Task item
In the entries that follow, how many lines contain the word "children"? Answer with the number only.

Dataset records: Begin

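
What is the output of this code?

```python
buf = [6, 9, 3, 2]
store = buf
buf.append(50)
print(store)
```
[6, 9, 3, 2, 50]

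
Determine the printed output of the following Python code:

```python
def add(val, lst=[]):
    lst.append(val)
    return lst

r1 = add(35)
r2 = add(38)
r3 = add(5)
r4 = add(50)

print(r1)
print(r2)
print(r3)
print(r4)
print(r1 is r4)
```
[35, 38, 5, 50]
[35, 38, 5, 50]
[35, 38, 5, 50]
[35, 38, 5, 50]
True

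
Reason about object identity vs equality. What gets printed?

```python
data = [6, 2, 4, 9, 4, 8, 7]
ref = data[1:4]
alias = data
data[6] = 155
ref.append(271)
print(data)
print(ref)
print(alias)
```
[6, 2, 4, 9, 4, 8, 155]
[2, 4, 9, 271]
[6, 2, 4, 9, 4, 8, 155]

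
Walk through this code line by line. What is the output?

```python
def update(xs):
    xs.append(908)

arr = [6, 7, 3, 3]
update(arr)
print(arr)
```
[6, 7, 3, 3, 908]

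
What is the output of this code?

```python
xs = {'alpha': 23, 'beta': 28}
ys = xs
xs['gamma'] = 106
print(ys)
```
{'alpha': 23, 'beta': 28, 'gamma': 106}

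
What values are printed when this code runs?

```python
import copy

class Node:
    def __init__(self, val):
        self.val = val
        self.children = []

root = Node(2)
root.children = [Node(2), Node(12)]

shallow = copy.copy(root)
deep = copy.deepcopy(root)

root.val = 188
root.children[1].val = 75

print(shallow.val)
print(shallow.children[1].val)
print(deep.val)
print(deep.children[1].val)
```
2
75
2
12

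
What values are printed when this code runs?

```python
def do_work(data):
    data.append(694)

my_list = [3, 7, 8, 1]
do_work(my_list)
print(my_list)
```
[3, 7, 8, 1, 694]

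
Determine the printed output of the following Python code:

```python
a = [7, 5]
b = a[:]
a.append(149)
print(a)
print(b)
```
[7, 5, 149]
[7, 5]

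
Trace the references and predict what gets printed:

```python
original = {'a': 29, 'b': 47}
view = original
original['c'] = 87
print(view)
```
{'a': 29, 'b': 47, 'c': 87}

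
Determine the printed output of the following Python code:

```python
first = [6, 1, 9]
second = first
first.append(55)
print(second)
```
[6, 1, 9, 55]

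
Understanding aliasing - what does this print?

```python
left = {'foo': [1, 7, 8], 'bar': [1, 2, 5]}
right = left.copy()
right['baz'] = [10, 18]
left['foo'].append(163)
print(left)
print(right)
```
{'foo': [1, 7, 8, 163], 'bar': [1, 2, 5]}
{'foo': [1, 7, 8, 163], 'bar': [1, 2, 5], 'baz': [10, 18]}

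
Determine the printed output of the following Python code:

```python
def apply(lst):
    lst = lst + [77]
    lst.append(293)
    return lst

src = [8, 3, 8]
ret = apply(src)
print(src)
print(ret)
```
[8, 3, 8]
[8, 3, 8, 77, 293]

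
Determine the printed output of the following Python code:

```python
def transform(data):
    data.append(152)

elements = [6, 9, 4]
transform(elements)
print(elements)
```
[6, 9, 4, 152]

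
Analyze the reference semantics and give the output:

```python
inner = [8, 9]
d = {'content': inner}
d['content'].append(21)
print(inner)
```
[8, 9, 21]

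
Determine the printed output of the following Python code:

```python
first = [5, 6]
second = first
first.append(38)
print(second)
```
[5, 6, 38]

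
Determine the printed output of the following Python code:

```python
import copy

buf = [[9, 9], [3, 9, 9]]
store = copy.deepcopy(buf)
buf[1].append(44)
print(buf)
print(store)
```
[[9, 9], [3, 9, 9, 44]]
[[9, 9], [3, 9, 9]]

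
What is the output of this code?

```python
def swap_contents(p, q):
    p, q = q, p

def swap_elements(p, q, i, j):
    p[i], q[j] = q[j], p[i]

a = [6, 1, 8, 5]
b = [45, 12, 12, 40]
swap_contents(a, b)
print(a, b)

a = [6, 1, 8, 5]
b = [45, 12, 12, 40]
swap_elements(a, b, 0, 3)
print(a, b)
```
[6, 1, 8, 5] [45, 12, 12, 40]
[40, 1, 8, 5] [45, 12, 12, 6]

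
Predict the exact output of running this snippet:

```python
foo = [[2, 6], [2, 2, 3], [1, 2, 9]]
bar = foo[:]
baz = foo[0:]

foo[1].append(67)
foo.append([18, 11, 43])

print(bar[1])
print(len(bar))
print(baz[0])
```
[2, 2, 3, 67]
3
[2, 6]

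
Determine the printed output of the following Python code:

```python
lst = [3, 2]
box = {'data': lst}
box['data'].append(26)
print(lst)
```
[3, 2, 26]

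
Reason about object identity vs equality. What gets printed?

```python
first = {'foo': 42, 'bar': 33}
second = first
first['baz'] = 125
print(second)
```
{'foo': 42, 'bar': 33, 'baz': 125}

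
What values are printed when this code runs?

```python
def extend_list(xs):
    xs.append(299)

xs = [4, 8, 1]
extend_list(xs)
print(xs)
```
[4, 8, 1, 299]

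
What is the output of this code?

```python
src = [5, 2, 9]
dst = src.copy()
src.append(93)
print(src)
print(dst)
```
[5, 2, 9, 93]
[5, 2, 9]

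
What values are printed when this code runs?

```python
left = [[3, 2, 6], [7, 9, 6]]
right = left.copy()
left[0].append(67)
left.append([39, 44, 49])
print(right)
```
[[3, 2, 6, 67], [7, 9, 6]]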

Dataset records: End

Expected output
5